◆ **Task goal**:
In the listing below, which lines contain the string "edges"? Copy them all.

╭──

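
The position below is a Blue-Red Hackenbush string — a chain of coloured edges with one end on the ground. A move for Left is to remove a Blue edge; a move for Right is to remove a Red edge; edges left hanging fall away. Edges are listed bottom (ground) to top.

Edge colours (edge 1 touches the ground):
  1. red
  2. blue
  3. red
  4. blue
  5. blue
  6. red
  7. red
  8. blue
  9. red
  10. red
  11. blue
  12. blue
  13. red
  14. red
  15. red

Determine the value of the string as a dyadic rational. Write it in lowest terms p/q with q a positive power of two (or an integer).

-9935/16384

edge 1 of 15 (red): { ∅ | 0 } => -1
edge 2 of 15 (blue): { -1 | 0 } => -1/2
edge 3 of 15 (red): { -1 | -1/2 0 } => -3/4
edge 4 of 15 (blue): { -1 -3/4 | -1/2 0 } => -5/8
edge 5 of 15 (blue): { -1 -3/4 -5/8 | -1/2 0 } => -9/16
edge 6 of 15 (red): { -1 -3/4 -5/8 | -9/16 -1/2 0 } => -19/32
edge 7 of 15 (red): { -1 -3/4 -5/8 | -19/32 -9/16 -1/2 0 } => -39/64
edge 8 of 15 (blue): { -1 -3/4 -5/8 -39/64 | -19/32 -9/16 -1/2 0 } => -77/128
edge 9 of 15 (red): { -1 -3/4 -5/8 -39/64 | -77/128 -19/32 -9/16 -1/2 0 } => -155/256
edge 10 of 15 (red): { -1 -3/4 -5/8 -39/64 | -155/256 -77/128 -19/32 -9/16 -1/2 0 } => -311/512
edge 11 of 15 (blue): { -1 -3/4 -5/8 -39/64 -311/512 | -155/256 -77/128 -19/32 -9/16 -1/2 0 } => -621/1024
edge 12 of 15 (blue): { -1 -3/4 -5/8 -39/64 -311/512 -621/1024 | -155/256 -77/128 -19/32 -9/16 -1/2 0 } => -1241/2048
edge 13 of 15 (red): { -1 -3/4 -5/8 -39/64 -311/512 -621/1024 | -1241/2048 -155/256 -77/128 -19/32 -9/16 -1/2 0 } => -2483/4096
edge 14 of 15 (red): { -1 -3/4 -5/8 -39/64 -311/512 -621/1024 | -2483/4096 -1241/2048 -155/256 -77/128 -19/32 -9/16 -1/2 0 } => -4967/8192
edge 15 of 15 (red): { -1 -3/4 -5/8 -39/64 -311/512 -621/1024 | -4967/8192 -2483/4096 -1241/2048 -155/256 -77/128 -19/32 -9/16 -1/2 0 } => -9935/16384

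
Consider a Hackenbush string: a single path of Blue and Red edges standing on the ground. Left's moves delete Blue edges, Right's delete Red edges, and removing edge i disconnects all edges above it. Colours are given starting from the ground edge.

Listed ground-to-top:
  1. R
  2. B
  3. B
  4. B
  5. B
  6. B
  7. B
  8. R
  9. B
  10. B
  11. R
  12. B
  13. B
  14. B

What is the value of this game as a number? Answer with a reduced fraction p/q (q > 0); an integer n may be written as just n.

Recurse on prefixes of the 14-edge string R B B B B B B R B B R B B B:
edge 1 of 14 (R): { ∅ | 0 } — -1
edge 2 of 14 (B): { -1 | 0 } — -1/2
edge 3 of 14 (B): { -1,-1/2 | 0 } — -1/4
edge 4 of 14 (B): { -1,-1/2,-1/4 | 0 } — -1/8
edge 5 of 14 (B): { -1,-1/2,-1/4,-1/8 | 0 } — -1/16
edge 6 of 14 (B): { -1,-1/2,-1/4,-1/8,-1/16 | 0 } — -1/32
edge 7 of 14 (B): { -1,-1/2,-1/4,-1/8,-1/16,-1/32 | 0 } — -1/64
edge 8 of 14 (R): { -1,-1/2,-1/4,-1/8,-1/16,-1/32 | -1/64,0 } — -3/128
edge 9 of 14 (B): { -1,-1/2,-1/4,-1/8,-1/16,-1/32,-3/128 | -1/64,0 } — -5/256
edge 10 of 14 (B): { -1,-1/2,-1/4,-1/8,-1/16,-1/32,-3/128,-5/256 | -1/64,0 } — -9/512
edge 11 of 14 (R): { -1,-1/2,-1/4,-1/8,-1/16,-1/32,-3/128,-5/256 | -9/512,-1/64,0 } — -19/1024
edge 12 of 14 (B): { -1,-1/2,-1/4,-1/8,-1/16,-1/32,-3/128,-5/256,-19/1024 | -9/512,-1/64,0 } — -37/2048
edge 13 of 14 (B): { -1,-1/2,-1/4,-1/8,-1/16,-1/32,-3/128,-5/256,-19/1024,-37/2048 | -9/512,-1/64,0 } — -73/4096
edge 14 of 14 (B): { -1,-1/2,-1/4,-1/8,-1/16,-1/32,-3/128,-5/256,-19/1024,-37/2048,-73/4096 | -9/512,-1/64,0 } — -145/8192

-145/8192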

╰──

◆ **Solution to this task**:
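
The position below is a Blue-Red Hackenbush string — a chain of coloured edges with one end on the ground. A move for Left is to remove a Blue edge; a move for Right is to remove a Red edge; edges left hanging fall away. Edges are listed bottom (ground) to top.
Consider a Hackenbush string: a single path of Blue and Red edges standing on the ground. Left's moves delete Blue edges, Right's delete Red edges, and removing edge i disconnects all edges above it. Colours are given starting from the ground edge.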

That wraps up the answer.